======== Input material ========
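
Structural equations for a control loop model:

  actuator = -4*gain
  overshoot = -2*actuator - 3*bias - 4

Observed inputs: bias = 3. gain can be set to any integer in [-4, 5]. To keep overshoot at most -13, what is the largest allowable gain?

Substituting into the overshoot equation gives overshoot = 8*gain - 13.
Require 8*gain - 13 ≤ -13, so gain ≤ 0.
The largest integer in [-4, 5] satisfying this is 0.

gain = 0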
========
======== Input material ========
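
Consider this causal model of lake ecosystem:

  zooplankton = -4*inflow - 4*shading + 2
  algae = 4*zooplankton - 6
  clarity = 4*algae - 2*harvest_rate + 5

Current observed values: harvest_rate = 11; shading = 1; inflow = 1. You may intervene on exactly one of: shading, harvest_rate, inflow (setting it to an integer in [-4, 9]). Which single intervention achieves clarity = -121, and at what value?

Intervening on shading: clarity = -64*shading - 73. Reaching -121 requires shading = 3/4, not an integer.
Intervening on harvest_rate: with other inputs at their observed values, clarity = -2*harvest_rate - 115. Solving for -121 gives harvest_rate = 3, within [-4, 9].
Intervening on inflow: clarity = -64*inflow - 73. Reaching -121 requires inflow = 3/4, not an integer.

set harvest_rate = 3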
========
How to complete this task: Look above for the line with "Structural equations for" and the line with "overshoot = -2*actuator - 3*bias - 4". Retype those two lines and every line between them exactly, adding nothing.

Answer for the task:
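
Structural equations for a control loop model:

  actuator = -4*gain
  overshoot = -2*actuator - 3*bias - 4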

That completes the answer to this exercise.